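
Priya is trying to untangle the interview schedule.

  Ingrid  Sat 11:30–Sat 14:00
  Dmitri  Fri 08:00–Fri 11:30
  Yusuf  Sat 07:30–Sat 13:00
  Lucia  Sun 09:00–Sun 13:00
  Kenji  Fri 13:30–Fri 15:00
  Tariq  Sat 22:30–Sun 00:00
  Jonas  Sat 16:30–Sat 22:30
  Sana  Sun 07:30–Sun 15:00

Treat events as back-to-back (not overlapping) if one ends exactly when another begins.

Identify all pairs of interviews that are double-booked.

Ingrid & Yusuf, Lucia & Sana

Sorted by start: Dmitri, Kenji, Yusuf, Ingrid, Jonas, Tariq, Sana, Lucia.
Kenji starts after Dmitri ends — done with Dmitri.
Yusuf starts after Kenji ends — done with Kenji.
Ingrid starts before Yusuf ends → Yusuf and Ingrid overlap.
Jonas starts after Yusuf ends — done with Yusuf.
Jonas starts after Ingrid ends — done with Ingrid.
Tariq starts exactly when Jonas ends (back-to-back, no overlap) — done with Jonas.
Sana starts after Tariq ends — done with Tariq.
Lucia starts before Sana ends → Sana and Lucia overlap.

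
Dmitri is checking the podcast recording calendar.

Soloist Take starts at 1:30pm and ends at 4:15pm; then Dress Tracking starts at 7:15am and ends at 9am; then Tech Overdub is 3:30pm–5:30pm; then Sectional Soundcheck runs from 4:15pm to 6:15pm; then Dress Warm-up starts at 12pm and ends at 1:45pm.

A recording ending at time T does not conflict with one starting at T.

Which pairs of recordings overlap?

Two intervals overlap when each starts before the other ends.
Sorted by start: Dress Tracking, Dress Warm-up, Soloist Take, Tech Overdub, Sectional Soundcheck.
Dress Warm-up starts after Dress Tracking ends; Dress Tracking is clear from here.
Soloist Take starts before Dress Warm-up ends → Dress Warm-up and Soloist Take overlap.
Tech Overdub starts after Dress Warm-up ends; Dress Warm-up is clear from here.
Tech Overdub starts before Soloist Take ends → Soloist Take and Tech Overdub overlap.
Sectional Soundcheck starts exactly when Soloist Take ends (back-to-back, no overlap).
Sectional Soundcheck starts before Tech Overdub ends → Tech Overdub and Sectional Soundcheck overlap.

Dress Warm-up & Soloist Take, Sectional Soundcheck & Tech Overdub, Soloist Take & Tech Overdub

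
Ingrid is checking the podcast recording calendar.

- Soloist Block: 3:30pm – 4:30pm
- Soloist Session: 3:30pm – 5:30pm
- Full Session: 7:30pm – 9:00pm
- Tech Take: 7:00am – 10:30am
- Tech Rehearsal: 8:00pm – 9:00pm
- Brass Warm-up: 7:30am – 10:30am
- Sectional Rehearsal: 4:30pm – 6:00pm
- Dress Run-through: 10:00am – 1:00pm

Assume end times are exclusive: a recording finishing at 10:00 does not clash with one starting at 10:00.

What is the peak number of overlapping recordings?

Sort all start/end points and keep a running count:
7:00am start Tech Take → 1
7:30am start Brass Warm-up → 2
10:00am start Dress Run-through → 3
10:30am end Brass Warm-up → 2
10:30am end Tech Take → 1
1:00pm end Dress Run-through → 0
3:30pm start Soloist Block → 1
3:30pm start Soloist Session → 2
4:30pm end Soloist Block → 1
4:30pm start Sectional Rehearsal → 2
5:30pm end Soloist Session → 1
6:00pm end Sectional Rehearsal → 0
7:30pm start Full Session → 1
8:00pm start Tech Rehearsal → 2
9:00pm end Full Session → 1
9:00pm end Tech Rehearsal → 0
Peak is 3, at 10:00am (Brass Warm-up, Dress Run-through, Tech Take).

3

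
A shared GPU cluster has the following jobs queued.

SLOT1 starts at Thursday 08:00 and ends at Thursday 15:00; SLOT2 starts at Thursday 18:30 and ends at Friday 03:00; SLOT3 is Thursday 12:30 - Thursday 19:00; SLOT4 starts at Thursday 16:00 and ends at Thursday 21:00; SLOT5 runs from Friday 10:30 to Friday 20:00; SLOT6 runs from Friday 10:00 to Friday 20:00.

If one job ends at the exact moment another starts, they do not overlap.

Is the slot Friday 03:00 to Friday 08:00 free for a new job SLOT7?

SLOT1: ends Thursday 15:00 at or before SLOT7 starts Friday 03:00 → clear.
SLOT3: ends Thursday 19:00 at or before SLOT7 starts Friday 03:00 → clear.
SLOT4: ends Thursday 21:00 at or before SLOT7 starts Friday 03:00 → clear.
SLOT2: ends Friday 03:00 at or before SLOT7 starts Friday 03:00 → clear.
SLOT6: starts Friday 10:00 at or after SLOT7 ends Friday 08:00 → clear.
SLOT5: starts Friday 10:30 at or after SLOT7 ends Friday 08:00 → clear.

Yes — the slot is free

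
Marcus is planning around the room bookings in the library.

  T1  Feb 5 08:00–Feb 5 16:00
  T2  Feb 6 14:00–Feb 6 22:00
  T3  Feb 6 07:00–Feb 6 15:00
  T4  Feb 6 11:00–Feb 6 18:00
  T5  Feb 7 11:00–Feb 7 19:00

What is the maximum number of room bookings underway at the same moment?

3

Sweep the timeline, counting +1 at each start and −1 at each end (ends before starts at a tie):
Feb 5 08:00 start T1 → 1
Feb 5 16:00 end T1 → 0
Feb 6 07:00 start T3 → 1
Feb 6 11:00 start T4 → 2
Feb 6 14:00 start T2 → 3
Feb 6 15:00 end T3 → 2
Feb 6 18:00 end T4 → 1
Feb 6 22:00 end T2 → 0
Feb 7 11:00 start T5 → 1
Feb 7 19:00 end T5 → 0
Peak is 3, at Feb 6 14:00 (T2, T3, T4).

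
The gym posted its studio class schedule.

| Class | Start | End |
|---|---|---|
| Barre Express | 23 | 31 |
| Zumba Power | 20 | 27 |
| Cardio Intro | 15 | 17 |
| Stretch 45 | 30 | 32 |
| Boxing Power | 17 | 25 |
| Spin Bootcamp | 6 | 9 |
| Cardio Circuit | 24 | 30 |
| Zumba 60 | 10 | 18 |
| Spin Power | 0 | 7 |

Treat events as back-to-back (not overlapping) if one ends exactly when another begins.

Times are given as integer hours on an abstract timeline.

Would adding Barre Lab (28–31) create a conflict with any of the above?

Yes — it overlaps Barre Express, Cardio Circuit, Stretch 45

Spin Power: ends 7 at or before Barre Lab starts 28 → clear.
Spin Bootcamp: ends 9 at or before Barre Lab starts 28 → clear.
Zumba 60: ends 18 at or before Barre Lab starts 28 → clear.
Cardio Intro: ends 17 at or before Barre Lab starts 28 → clear.
Boxing Power: ends 25 at or before Barre Lab starts 28 → clear.
Zumba Power: ends 27 at or before Barre Lab starts 28 → clear.
Barre Express: starts 23 before Barre Lab ends 31, and ends 31 after Barre Lab starts 28 → overlap.
Cardio Circuit: starts 24 before Barre Lab ends 31, and ends 30 after Barre Lab starts 28 → overlap.
Stretch 45: starts 30 before Barre Lab ends 31, and ends 32 after Barre Lab starts 28 → overlap.
Barre Lab overlaps Barre Express, Cardio Circuit, Stretch 45.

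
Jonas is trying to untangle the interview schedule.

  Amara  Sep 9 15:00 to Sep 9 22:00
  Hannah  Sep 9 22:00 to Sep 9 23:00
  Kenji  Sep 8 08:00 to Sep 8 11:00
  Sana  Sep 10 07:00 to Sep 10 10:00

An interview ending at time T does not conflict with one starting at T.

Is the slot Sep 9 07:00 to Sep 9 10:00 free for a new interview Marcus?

Yes — the slot is free

Kenji: ends Sep 8 11:00 at or before Marcus starts Sep 9 07:00 → clear.
Amara: starts Sep 9 15:00 at or after Marcus ends Sep 9 10:00 → clear.
Hannah: starts Sep 9 22:00 at or after Marcus ends Sep 9 10:00 → clear.
Sana: starts Sep 10 07:00 at or after Marcus ends Sep 9 10:00 → clear.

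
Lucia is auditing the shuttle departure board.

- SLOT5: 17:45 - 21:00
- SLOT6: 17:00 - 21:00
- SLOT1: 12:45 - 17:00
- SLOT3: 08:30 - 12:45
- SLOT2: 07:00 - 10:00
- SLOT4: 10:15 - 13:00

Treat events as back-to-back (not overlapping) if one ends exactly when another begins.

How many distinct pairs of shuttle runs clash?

Check each pair: they overlap iff neither finishes before the other starts.
Sorted by start: SLOT2, SLOT3, SLOT4, SLOT1, SLOT6, SLOT5.
SLOT3 starts before SLOT2 ends → SLOT2 and SLOT3 overlap.
SLOT4 starts after SLOT2 ends — done with SLOT2.
SLOT4 starts before SLOT3 ends → SLOT3 and SLOT4 overlap.
SLOT1 starts exactly when SLOT3 ends (back-to-back, no overlap) — done with SLOT3.
SLOT1 starts before SLOT4 ends → SLOT4 and SLOT1 overlap.
SLOT6 starts after SLOT4 ends — done with SLOT4.
SLOT6 starts exactly when SLOT1 ends (back-to-back, no overlap) — done with SLOT1.
SLOT5 starts before SLOT6 ends → SLOT6 and SLOT5 overlap.
Overlapping pairs: SLOT1 & SLOT4, SLOT2 & SLOT3, SLOT3 & SLOT4, SLOT5 & SLOT6 — 4 in total.

4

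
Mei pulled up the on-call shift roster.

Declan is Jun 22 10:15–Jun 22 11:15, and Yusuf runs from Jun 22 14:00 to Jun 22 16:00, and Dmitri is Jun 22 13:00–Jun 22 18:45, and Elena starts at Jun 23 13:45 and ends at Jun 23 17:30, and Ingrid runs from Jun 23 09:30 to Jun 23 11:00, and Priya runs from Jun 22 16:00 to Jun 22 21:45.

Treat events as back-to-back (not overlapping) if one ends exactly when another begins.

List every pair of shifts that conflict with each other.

Dmitri & Priya, Dmitri & Yusuf

Sorted by start: Declan, Dmitri, Yusuf, Priya, Ingrid, Elena.
Dmitri starts after Declan ends; Declan is clear from here.
Yusuf starts before Dmitri ends → Dmitri and Yusuf overlap.
Priya starts before Dmitri ends → Dmitri and Priya overlap.
Ingrid starts after Dmitri ends; Dmitri is clear from here.
Priya starts exactly when Yusuf ends (back-to-back, no overlap); Yusuf is clear from here.
Ingrid starts after Priya ends; Priya is clear from here.
Elena starts after Ingrid ends.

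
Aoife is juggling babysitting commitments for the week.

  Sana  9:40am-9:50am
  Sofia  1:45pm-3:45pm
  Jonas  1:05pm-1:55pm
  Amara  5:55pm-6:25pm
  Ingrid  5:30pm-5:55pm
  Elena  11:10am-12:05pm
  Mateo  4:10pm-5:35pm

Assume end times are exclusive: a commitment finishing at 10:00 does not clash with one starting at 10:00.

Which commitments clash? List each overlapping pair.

Sorted by start: Sana, Elena, Jonas, Sofia, Mateo, Ingrid, Amara.
Elena starts after Sana ends — done with Sana.
Jonas starts after Elena ends — done with Elena.
Sofia starts before Jonas ends → Jonas and Sofia overlap.
Mateo starts after Jonas ends — done with Jonas.
Mateo starts after Sofia ends — done with Sofia.
Ingrid starts before Mateo ends → Mateo and Ingrid overlap.
Amara starts after Mateo ends.
Amara starts exactly when Ingrid ends (back-to-back, no overlap).

Ingrid & Mateo, Jonas & Sofia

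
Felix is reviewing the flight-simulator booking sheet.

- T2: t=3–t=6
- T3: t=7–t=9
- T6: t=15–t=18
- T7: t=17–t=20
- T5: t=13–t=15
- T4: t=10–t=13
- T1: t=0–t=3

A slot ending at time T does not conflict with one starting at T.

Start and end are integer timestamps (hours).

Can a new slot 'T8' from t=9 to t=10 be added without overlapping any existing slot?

Yes — the slot is free

T1: ends t=3 at or before T8 starts t=9 → clear.
T2: ends t=6 at or before T8 starts t=9 → clear.
T3: ends t=9 at or before T8 starts t=9 → clear.
T4: starts t=10 at or after T8 ends t=10 → clear.
T5: starts t=13 at or after T8 ends t=10 → clear.
T6: starts t=15 at or after T8 ends t=10 → clear.
T7: starts t=17 at or after T8 ends t=10 → clear.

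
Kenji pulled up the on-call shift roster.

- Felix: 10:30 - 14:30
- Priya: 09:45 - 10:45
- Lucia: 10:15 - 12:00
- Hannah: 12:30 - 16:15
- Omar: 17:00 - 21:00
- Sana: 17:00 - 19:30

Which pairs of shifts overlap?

Check each pair: they overlap iff neither finishes before the other starts.
Sorted by start: Priya, Lucia, Felix, Hannah, Omar, Sana.
Lucia starts before Priya ends → Priya and Lucia overlap.
Felix starts before Priya ends → Priya and Felix overlap.
Hannah starts after Priya ends; Priya is clear from here.
Felix starts before Lucia ends → Lucia and Felix overlap.
Hannah starts after Lucia ends; Lucia is clear from here.
Hannah starts before Felix ends → Felix and Hannah overlap.
Omar starts after Felix ends; Felix is clear from here.
Omar starts after Hannah ends; Hannah is clear from here.
Sana starts before Omar ends → Omar and Sana overlap.

Felix & Hannah, Felix & Lucia, Felix & Priya, Lucia & Priya, Omar & Sana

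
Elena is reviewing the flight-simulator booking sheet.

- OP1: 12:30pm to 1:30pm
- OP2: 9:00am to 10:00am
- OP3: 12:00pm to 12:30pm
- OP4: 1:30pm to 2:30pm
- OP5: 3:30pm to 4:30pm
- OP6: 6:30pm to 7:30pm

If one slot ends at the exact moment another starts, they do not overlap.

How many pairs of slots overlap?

0

Sorted by start: OP2, OP3, OP1, OP4, OP5, OP6.
OP3 starts after OP2 ends, so nothing later overlaps OP2 either.
OP1 starts exactly when OP3 ends (back-to-back, no overlap), so nothing later overlaps OP3 either.
OP4 starts exactly when OP1 ends (back-to-back, no overlap), so nothing later overlaps OP1 either.
OP5 starts after OP4 ends, so nothing later overlaps OP4 either.
OP6 starts after OP5 ends.
No pair overlaps.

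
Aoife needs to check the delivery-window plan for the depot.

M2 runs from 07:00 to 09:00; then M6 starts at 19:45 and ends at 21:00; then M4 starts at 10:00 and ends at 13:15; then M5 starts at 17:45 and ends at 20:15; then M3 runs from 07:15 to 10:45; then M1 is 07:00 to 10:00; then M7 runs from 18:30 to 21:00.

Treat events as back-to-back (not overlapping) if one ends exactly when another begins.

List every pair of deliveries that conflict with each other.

Check each pair: they overlap iff neither finishes before the other starts.
Sorted by start: M1, M2, M3, M4, M5, M7, M6.
M2 starts before M1 ends → M1 and M2 overlap.
M3 starts before M1 ends → M1 and M3 overlap.
M4 starts exactly when M1 ends (back-to-back, no overlap), so nothing later overlaps M1 either.
M3 starts before M2 ends → M2 and M3 overlap.
M4 starts after M2 ends, so nothing later overlaps M2 either.
M4 starts before M3 ends → M3 and M4 overlap.
M5 starts after M3 ends, so nothing later overlaps M3 either.
M5 starts after M4 ends, so nothing later overlaps M4 either.
M7 starts before M5 ends → M5 and M7 overlap.
M6 starts before M5 ends → M5 and M6 overlap.
M6 starts before M7 ends → M7 and M6 overlap.

M1 & M2, M1 & M3, M2 & M3, M3 & M4, M5 & M6, M5 & M7, M6 & M7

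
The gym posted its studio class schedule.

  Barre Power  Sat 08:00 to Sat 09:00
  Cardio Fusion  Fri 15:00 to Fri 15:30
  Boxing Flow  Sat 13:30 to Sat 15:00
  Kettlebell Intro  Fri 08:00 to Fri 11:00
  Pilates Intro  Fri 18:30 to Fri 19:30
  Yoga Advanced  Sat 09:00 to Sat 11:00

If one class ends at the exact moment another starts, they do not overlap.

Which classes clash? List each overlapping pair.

Sorted by start: Kettlebell Intro, Cardio Fusion, Pilates Intro, Barre Power, Yoga Advanced, Boxing Flow.
Cardio Fusion starts after Kettlebell Intro ends, so Kettlebell Intro has no further overlaps.
Pilates Intro starts after Cardio Fusion ends, so Cardio Fusion has no further overlaps.
Barre Power starts after Pilates Intro ends, so Pilates Intro has no further overlaps.
Yoga Advanced starts exactly when Barre Power ends (back-to-back, no overlap), so Barre Power has no further overlaps.
Boxing Flow starts after Yoga Advanced ends.

no conflicts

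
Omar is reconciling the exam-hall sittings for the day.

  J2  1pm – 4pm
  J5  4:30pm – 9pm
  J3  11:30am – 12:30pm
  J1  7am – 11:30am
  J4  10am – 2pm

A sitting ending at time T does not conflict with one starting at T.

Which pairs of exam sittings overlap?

Sorted by start: J1, J4, J3, J2, J5.
J4 starts before J1 ends → J1 and J4 overlap.
J3 starts exactly when J1 ends (back-to-back, no overlap); J1 is clear from here.
J3 starts before J4 ends → J4 and J3 overlap.
J2 starts before J4 ends → J4 and J2 overlap.
J5 starts after J4 ends.
J2 starts after J3 ends; J3 is clear from here.
J5 starts after J2 ends.

J1 & J4, J2 & J4, J3 & J4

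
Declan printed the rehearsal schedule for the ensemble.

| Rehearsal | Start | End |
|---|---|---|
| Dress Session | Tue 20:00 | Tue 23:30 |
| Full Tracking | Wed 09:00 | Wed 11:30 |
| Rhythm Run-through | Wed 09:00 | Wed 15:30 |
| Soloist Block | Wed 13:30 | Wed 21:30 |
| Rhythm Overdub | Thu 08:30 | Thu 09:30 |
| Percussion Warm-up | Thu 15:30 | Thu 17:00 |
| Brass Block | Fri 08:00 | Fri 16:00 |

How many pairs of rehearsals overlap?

2

Sorted by start: Dress Session, Full Tracking, Rhythm Run-through, Soloist Block, Rhythm Overdub, Percussion Warm-up, Brass Block.
Full Tracking starts after Dress Session ends; Dress Session is clear from here.
Rhythm Run-through starts before Full Tracking ends → Full Tracking and Rhythm Run-through overlap.
Soloist Block starts after Full Tracking ends; Full Tracking is clear from here.
Soloist Block starts before Rhythm Run-through ends → Rhythm Run-through and Soloist Block overlap.
Rhythm Overdub starts after Rhythm Run-through ends; Rhythm Run-through is clear from here.
Rhythm Overdub starts after Soloist Block ends; Soloist Block is clear from here.
Percussion Warm-up starts after Rhythm Overdub ends; Rhythm Overdub is clear from here.
Brass Block starts after Percussion Warm-up ends.
Overlapping pairs: Full Tracking & Rhythm Run-through, Rhythm Run-through & Soloist Block — 2 in total.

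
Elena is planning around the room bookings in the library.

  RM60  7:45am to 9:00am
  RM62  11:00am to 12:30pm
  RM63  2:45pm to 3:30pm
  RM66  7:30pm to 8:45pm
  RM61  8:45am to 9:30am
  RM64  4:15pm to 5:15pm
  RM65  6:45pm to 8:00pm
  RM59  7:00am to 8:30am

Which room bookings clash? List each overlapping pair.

Sorted by start: RM59, RM60, RM61, RM62, RM63, RM64, RM65, RM66.
RM60 starts before RM59 ends → RM59 and RM60 overlap.
RM61 starts after RM59 ends — done with RM59.
RM61 starts before RM60 ends → RM60 and RM61 overlap.
RM62 starts after RM60 ends — done with RM60.
RM62 starts after RM61 ends — done with RM61.
RM63 starts after RM62 ends — done with RM62.
RM64 starts after RM63 ends — done with RM63.
RM65 starts after RM64 ends — done with RM64.
RM66 starts before RM65 ends → RM65 and RM66 overlap.

RM59 & RM60, RM60 & RM61, RM65 & RM66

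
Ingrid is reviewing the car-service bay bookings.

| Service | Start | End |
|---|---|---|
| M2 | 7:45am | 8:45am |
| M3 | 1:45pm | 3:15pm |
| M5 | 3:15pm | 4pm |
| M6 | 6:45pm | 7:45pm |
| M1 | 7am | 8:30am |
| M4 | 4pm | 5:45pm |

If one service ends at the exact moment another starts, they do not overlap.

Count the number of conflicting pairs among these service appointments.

1

Sorted by start: M1, M2, M3, M5, M4, M6.
M2 starts before M1 ends → M1 and M2 overlap.
M3 starts after M1 ends; M1 is clear from here.
M3 starts after M2 ends; M2 is clear from here.
M5 starts exactly when M3 ends (back-to-back, no overlap); M3 is clear from here.
M4 starts exactly when M5 ends (back-to-back, no overlap); M5 is clear from here.
M6 starts after M4 ends.
Overlapping pairs: M1 & M2 — 1 in total.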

■ ■ ■ ■

→ Assigned task:
In the records above, copy exactly the lines from the one that contains "11:00am to 12:30pm" through the last, and nothing else.

→ Reply to the exercise:
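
  RM62  11:00am to 12:30pm
  RM63  2:45pm to 3:30pm
  RM66  7:30pm to 8:45pm
  RM61  8:45am to 9:30am
  RM64  4:15pm to 5:15pm
  RM65  6:45pm to 8:00pm
  RM59  7:00am to 8:30am

Which room bookings clash? List each overlapping pair.

Sorted by start: RM59, RM60, RM61, RM62, RM63, RM64, RM65, RM66.
RM60 starts before RM59 ends → RM59 and RM60 overlap.
RM61 starts after RM59 ends — done with RM59.
RM61 starts before RM60 ends → RM60 and RM61 overlap.
RM62 starts after RM60 ends — done with RM60.
RM62 starts after RM61 ends — done with RM61.
RM63 starts after RM62 ends — done with RM62.
RM64 starts after RM63 ends — done with RM63.
RM65 starts after RM64 ends — done with RM64.
RM66 starts before RM65 ends → RM65 and RM66 overlap.

RM59 & RM60, RM60 & RM61, RM65 & RM66

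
Ingrid is reviewing the car-service bay bookings.

| Service | Start | End |
|---|---|---|
| M2 | 7:45am | 8:45am |
| M3 | 1:45pm | 3:15pm |
| M5 | 3:15pm | 4pm |
| M6 | 6:45pm | 7:45pm |
| M1 | 7am | 8:30am |
| M4 | 4pm | 5:45pm |

If one service ends at the exact moment another starts, they do not overlap.

Count the number of conflicting pairs among these service appointments.

1

Sorted by start: M1, M2, M3, M5, M4, M6.
M2 starts before M1 ends → M1 and M2 overlap.
M3 starts after M1 ends; M1 is clear from here.
M3 starts after M2 ends; M2 is clear from here.
M5 starts exactly when M3 ends (back-to-back, no overlap); M3 is clear from here.
M4 starts exactly when M5 ends (back-to-back, no overlap); M5 is clear from here.
M6 starts after M4 ends.
Overlapping pairs: M1 & M2 — 1 in total.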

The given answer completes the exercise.